# [TASK OBJECTIVE]
Return copies of the lines below that mention "structure".

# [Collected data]

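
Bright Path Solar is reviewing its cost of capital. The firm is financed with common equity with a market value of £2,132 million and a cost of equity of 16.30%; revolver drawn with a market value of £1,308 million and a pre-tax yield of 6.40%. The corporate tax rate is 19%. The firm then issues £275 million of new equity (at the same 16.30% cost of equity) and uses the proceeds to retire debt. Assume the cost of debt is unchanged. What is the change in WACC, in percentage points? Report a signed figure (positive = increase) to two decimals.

Current WACC:
Total capital V = 2132 + 1308 = 3440.
Equity: weight = 2132/3440 = 0.6198; cost = 16.3%.
Revolver drawn: weight = 1308/3440 = 0.3802; after-tax cost = 6.4% × (1 − 19%) = 5.1840%.
WACC = 0.6198 × 16.3000% + 0.3802 × 5.1840% = 12.0733%.
After the change:
Total capital V = 2407 + 1033 = 3440.
Equity: weight = 2407/3440 = 0.6997; cost = 16.3%.
Revolver drawn: weight = 1033/3440 = 0.3003; after-tax cost = 6.4% × (1 − 19%) = 5.1840%.
WACC = 0.6997 × 16.3000% + 0.3003 × 5.1840% = 12.9620%.
Change in WACC = 12.9620% − 12.0733% = 0.8886 pp.

+0.89 pp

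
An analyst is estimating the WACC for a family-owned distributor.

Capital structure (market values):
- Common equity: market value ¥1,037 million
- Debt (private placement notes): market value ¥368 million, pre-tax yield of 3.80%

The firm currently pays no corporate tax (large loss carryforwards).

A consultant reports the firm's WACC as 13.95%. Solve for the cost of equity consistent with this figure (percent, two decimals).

17.55%

Total capital V = 1037 + 368 = 1405.
Equity weight = 1037/1405 = 0.7381.
Private placement notes weight = 368/1405 = 0.2619.
Debt contribution = 0.2619 × 3.8% × (1 − 0%) = 0.9953%.
Required equity contribution = 13.95% − 0.9953% = 12.9547%.
Re = 12.9547% / 0.7381 = 17.5519%.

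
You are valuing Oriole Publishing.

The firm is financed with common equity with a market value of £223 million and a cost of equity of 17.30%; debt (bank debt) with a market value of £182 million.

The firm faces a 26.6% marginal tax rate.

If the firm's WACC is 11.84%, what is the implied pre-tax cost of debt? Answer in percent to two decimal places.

Total capital V = 223 + 182 = 405.
Equity weight = 223/405 = 0.5506.
Bank debt weight = 182/405 = 0.4494.
Equity contribution = 0.5506 × 17.3% = 9.5257%.
Remaining for debt = 11.84% − 9.5257% = 2.3143%.
Rd × (1 − 26.6%) × 0.4494 = 2.3143%  ⇒  Rd = 7.0163%.

7.02%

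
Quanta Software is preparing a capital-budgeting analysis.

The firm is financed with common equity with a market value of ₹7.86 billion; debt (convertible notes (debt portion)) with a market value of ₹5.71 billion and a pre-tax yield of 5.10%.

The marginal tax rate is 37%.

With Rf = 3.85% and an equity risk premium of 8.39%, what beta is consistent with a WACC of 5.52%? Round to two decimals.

Total capital V = 7.86 + 5.71 = 13.57.
Equity weight = 7.86/13.57 = 0.5792.
Convertible notes (debt portion) weight = 5.71/13.57 = 0.4208.
Debt contribution = 0.4208 × 5.1% × (1 − 37%) = 1.3520%.
Required equity contribution = 5.52% − 1.3520% = 4.1680%  ⇒  Re = 7.1960%.
CAPM: 7.1960% = 3.85% + β × 8.39%  ⇒  β = 0.3988.

0.40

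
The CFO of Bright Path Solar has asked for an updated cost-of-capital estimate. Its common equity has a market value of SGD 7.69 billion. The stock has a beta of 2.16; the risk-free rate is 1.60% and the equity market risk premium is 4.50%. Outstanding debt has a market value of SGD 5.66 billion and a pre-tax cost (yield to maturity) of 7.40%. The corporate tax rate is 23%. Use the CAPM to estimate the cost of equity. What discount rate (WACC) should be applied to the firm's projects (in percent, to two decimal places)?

8.94%

Cost of equity via CAPM: Re = 1.6% + 2.16 × 4.5% = 11.3200%.
Total capital V = 7.69 + 5.66 = 13.35.
Equity: weight = 7.69/13.35 = 0.5760; cost = 11.32%.
Debt: weight = 5.66/13.35 = 0.4240; after-tax cost = 7.4% × (1 − 23%) = 5.6980%.
WACC = 0.5760 × 11.3200% + 0.4240 × 5.6980% = 8.9364%.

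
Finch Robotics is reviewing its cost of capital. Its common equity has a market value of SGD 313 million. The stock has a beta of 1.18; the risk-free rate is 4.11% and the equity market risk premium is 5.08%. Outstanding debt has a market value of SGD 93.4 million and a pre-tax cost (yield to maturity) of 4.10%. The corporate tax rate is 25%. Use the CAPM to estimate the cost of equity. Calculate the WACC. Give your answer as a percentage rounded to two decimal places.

Cost of equity via CAPM: Re = 4.11% + 1.18 × 5.08% = 10.1044%.
Total capital V = 313 + 93.4 = 406.4.
Equity: weight = 313/406.4 = 0.7702; cost = 10.1044%.
Debt: weight = 93.4/406.4 = 0.2298; after-tax cost = 4.1% × (1 − 25%) = 3.0750%.
WACC = 0.7702 × 10.1044% + 0.2298 × 3.0750% = 8.4889%.

8.49%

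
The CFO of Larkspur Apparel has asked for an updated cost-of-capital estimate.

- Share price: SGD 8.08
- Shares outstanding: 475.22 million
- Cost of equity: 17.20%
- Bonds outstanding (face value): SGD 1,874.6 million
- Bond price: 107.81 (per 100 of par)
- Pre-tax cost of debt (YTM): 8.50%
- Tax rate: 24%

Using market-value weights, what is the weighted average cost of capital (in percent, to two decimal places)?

13.50%

Market value of equity E = 8.08 × 475.22m = 3839.7776m. Market value of debt D = 1874.6m × 107.81/100 = 2021.00626m.
Total capital V = 3839.7776 + 2021.00626 = 5860.78386.
Equity: weight = 3839.7776/5860.78386 = 0.6552; cost = 17.2%.
Bonds outstanding: weight = 2021.00626/5860.78386 = 0.3448; after-tax cost = 8.5% × (1 − 24%) = 6.4600%.
WACC = 0.6552 × 17.2000% + 0.3448 × 6.4600% = 13.4965%.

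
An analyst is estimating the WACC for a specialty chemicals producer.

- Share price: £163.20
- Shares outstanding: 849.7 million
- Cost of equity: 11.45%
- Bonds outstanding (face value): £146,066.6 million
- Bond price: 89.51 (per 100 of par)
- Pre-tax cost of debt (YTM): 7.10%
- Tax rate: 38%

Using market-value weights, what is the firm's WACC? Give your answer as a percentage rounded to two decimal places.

Market value of equity E = 163.2 × 849.7m = 138671.04m. Market value of debt D = 146066.6m × 89.51/100 = 130744.21366m.
Total capital V = 138671.04 + 130744.21366 = 269415.25366.
Equity: weight = 138671.04/269415.25366 = 0.5147; cost = 11.45%.
Bonds outstanding: weight = 130744.21366/269415.25366 = 0.4853; after-tax cost = 7.1% × (1 − 38%) = 4.4020%.
WACC = 0.5147 × 11.4500% + 0.4853 × 4.4020% = 8.0297%.

8.03%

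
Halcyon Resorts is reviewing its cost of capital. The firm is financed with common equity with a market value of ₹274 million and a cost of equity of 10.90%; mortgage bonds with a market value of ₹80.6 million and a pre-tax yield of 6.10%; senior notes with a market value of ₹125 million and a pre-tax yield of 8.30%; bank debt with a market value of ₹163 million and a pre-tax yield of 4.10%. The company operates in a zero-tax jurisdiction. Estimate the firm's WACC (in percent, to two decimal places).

Total capital V = 274 + 80.6 + 125 + 163 = 642.6.
Equity: weight = 274/642.6 = 0.4264; cost = 10.9%.
Mortgage bonds: weight = 80.6/642.6 = 0.1254; after-tax cost = 6.1% × (1 − 0%) = 6.1000%.
Senior notes: weight = 125/642.6 = 0.1945; after-tax cost = 8.3% × (1 − 0%) = 8.3000%.
Bank debt: weight = 163/642.6 = 0.2537; after-tax cost = 4.1% × (1 − 0%) = 4.1000%.
WACC = 0.4264 × 10.9000% + 0.1254 × 6.1000% + 0.1945 × 8.3000% + 0.2537 × 4.1000% = 8.0673%.

8.07%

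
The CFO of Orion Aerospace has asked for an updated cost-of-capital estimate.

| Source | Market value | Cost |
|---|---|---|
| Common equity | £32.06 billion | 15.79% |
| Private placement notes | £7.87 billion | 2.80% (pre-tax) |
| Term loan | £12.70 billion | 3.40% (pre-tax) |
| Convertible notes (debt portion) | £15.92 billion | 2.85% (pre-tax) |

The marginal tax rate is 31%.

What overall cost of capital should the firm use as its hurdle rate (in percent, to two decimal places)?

8.50%

Total capital V = 32.06 + 7.87 + 12.7 + 15.92 = 68.55.
Equity: weight = 32.06/68.55 = 0.4677; cost = 15.79%.
Private placement notes: weight = 7.87/68.55 = 0.1148; after-tax cost = 2.8% × (1 − 31%) = 1.9320%.
Term loan: weight = 12.7/68.55 = 0.1853; after-tax cost = 3.4% × (1 − 31%) = 2.3460%.
Convertible notes (debt portion): weight = 15.92/68.55 = 0.2322; after-tax cost = 2.85% × (1 − 31%) = 1.9665%.
WACC = 0.4677 × 15.7900% + 0.1148 × 1.9320% + 0.1853 × 2.3460% + 0.2322 × 1.9665% = 8.4979%.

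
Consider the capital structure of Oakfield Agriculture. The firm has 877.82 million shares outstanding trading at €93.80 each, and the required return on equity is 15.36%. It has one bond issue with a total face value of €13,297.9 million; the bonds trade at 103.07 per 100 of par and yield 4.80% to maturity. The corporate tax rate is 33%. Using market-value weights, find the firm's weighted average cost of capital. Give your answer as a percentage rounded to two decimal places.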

# [RESPONSE TO THE TASK]
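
Capital structure (market values):
Consider the capital structure of Oakfield Agriculture. The firm has 877.82 million shares outstanding trading at €93.80 each, and the required return on equity is 15.36%. It has one bond issue with a total face value of €13,297.9 million; the bonds trade at 103.07 per 100 of par and yield 4.80% to maturity. The corporate tax rate is 33%. Using market-value weights, find the firm's weighted average cost of capital. Give your answer as a percentage rounded to two decimal places.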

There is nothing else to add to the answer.